Records for the task START
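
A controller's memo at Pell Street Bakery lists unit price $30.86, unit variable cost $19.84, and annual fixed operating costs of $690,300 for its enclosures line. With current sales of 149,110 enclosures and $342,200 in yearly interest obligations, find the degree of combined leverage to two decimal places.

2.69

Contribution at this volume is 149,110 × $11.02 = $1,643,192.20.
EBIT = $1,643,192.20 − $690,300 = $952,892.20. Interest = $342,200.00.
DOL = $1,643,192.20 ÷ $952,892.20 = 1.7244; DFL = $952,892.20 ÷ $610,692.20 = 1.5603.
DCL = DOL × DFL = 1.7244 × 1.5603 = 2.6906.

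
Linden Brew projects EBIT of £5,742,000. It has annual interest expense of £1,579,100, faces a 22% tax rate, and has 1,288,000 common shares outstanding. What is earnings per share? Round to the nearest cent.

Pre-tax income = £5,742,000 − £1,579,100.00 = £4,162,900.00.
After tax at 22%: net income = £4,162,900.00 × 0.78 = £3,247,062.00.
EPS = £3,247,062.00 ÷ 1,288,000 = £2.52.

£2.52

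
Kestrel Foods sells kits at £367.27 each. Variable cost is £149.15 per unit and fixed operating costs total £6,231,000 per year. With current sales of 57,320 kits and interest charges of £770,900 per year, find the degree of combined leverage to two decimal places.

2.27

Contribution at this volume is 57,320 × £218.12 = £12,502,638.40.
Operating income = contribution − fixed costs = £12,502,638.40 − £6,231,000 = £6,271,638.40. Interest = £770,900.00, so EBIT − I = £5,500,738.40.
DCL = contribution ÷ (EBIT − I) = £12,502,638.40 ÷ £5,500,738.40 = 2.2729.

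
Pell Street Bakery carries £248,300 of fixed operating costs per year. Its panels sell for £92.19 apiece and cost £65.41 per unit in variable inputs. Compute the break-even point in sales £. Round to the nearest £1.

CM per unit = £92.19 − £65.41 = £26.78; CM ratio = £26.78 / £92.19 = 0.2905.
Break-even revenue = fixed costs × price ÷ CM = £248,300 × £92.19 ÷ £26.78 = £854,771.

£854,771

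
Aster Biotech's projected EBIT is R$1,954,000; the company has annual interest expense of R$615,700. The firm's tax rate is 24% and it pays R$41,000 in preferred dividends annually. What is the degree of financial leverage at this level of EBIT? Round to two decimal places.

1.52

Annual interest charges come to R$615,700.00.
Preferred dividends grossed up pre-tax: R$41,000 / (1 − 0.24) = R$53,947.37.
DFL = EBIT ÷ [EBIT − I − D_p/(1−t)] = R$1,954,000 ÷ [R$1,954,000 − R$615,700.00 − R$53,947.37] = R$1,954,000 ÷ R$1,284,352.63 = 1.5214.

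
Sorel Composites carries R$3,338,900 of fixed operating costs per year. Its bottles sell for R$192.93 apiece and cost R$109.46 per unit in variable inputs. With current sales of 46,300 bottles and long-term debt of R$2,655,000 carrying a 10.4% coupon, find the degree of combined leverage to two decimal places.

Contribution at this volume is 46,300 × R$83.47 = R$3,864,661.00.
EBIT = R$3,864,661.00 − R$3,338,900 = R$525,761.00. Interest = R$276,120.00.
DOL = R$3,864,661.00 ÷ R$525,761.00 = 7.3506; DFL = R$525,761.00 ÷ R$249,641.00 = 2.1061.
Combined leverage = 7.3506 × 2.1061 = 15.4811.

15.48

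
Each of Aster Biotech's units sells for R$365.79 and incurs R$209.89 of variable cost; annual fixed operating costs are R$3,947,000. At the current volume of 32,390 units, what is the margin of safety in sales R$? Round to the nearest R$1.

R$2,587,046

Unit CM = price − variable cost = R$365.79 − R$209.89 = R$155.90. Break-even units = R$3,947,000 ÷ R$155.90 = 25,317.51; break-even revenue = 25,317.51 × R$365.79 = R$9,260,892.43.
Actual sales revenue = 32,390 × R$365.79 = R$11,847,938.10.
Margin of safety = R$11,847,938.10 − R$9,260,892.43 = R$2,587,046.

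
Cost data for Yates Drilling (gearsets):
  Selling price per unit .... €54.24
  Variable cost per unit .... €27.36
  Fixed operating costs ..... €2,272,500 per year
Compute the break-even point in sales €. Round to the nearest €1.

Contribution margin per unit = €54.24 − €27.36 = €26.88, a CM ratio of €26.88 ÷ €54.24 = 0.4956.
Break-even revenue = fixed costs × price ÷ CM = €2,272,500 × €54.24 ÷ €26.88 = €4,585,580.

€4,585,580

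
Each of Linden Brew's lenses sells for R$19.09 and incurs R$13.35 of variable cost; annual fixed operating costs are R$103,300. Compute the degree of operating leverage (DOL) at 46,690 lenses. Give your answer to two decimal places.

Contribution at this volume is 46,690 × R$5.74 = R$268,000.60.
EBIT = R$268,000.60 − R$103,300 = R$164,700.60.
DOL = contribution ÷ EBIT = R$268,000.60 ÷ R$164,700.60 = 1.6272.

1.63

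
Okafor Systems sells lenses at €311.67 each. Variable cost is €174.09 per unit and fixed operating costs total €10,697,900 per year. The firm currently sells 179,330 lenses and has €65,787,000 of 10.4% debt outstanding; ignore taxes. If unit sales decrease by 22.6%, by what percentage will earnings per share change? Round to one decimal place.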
Records for the task END
Every line above needs to be retyped exactly.

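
A controller's memo at Pell Street Bakery lists unit price $30.86, unit variable cost $19.84, and annual fixed operating costs of $690,300 for its enclosures line. With current sales of 149,110 enclosures and $342,200 in yearly interest obligations, find the degree of combined leverage to two decimal places.

2.69

Contribution at this volume is 149,110 × $11.02 = $1,643,192.20.
EBIT = $1,643,192.20 − $690,300 = $952,892.20. Interest = $342,200.00.
DOL = $1,643,192.20 ÷ $952,892.20 = 1.7244; DFL = $952,892.20 ÷ $610,692.20 = 1.5603.
DCL = DOL × DFL = 1.7244 × 1.5603 = 2.6906.

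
Linden Brew projects EBIT of £5,742,000. It has annual interest expense of £1,579,100, faces a 22% tax rate, and has 1,288,000 common shares outstanding. What is earnings per share? Round to the nearest cent.

Pre-tax income = £5,742,000 − £1,579,100.00 = £4,162,900.00.
After tax at 22%: net income = £4,162,900.00 × 0.78 = £3,247,062.00.
EPS = £3,247,062.00 ÷ 1,288,000 = £2.52.

£2.52

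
Kestrel Foods sells kits at £367.27 each. Variable cost is £149.15 per unit and fixed operating costs total £6,231,000 per year. With current sales of 57,320 kits and interest charges of £770,900 per year, find the degree of combined leverage to two decimal places.

2.27

Contribution at this volume is 57,320 × £218.12 = £12,502,638.40.
Operating income = contribution − fixed costs = £12,502,638.40 − £6,231,000 = £6,271,638.40. Interest = £770,900.00, so EBIT − I = £5,500,738.40.
DCL = contribution ÷ (EBIT − I) = £12,502,638.40 ÷ £5,500,738.40 = 2.2729.

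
Pell Street Bakery carries £248,300 of fixed operating costs per year. Its panels sell for £92.19 apiece and cost £65.41 per unit in variable inputs. Compute the break-even point in sales £. Round to the nearest £1.

CM per unit = £92.19 − £65.41 = £26.78; CM ratio = £26.78 / £92.19 = 0.2905.
Break-even revenue = fixed costs × price ÷ CM = £248,300 × £92.19 ÷ £26.78 = £854,771.

£854,771

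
Aster Biotech's projected EBIT is R$1,954,000; the company has annual interest expense of R$615,700. The firm's tax rate is 24% and it pays R$41,000 in preferred dividends annually. What is the degree of financial leverage at this level of EBIT? Round to two decimal places.

1.52

Annual interest charges come to R$615,700.00.
Preferred dividends grossed up pre-tax: R$41,000 / (1 − 0.24) = R$53,947.37.
DFL = EBIT ÷ [EBIT − I − D_p/(1−t)] = R$1,954,000 ÷ [R$1,954,000 − R$615,700.00 − R$53,947.37] = R$1,954,000 ÷ R$1,284,352.63 = 1.5214.

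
Sorel Composites carries R$3,338,900 of fixed operating costs per year. Its bottles sell for R$192.93 apiece and cost R$109.46 per unit in variable inputs. With current sales of 46,300 bottles and long-term debt of R$2,655,000 carrying a 10.4% coupon, find the degree of combined leverage to two decimal places.

Contribution at this volume is 46,300 × R$83.47 = R$3,864,661.00.
EBIT = R$3,864,661.00 − R$3,338,900 = R$525,761.00. Interest = R$276,120.00.
DOL = R$3,864,661.00 ÷ R$525,761.00 = 7.3506; DFL = R$525,761.00 ÷ R$249,641.00 = 2.1061.
Combined leverage = 7.3506 × 2.1061 = 15.4811.

15.48

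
Each of Aster Biotech's units sells for R$365.79 and incurs R$209.89 of variable cost; annual fixed operating costs are R$3,947,000. At the current volume of 32,390 units, what is the margin of safety in sales R$? Round to the nearest R$1.

R$2,587,046

Unit CM = price − variable cost = R$365.79 − R$209.89 = R$155.90. Break-even units = R$3,947,000 ÷ R$155.90 = 25,317.51; break-even revenue = 25,317.51 × R$365.79 = R$9,260,892.43.
Actual sales revenue = 32,390 × R$365.79 = R$11,847,938.10.
Margin of safety = R$11,847,938.10 − R$9,260,892.43 = R$2,587,046.

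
Cost data for Yates Drilling (gearsets):
  Selling price per unit .... €54.24
  Variable cost per unit .... €27.36
  Fixed operating costs ..... €2,272,500 per year
Compute the break-even point in sales €. Round to the nearest €1.

Contribution margin per unit = €54.24 − €27.36 = €26.88, a CM ratio of €26.88 ÷ €54.24 = 0.4956.
Break-even revenue = fixed costs × price ÷ CM = €2,272,500 × €54.24 ÷ €26.88 = €4,585,580.

€4,585,580

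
Each of Linden Brew's lenses sells for R$19.09 and incurs R$13.35 of variable cost; annual fixed operating costs are R$103,300. Compute the degree of operating leverage (DOL) at 46,690 lenses. Give your answer to two decimal places.

Contribution at this volume is 46,690 × R$5.74 = R$268,000.60.
EBIT = R$268,000.60 − R$103,300 = R$164,700.60.
DOL = contribution ÷ EBIT = R$268,000.60 ÷ R$164,700.60 = 1.6272.

1.63

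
Okafor Systems sells lenses at €311.67 each. Variable cost is €174.09 per unit and fixed operating costs total €10,697,900 per year. The firm currently sells 179,330 lenses and has €65,787,000 of 10.4% debt outstanding; ignore taxes. If unit sales decrease by 22.6%, by what percentage will earnings per share change? Round to one decimal place.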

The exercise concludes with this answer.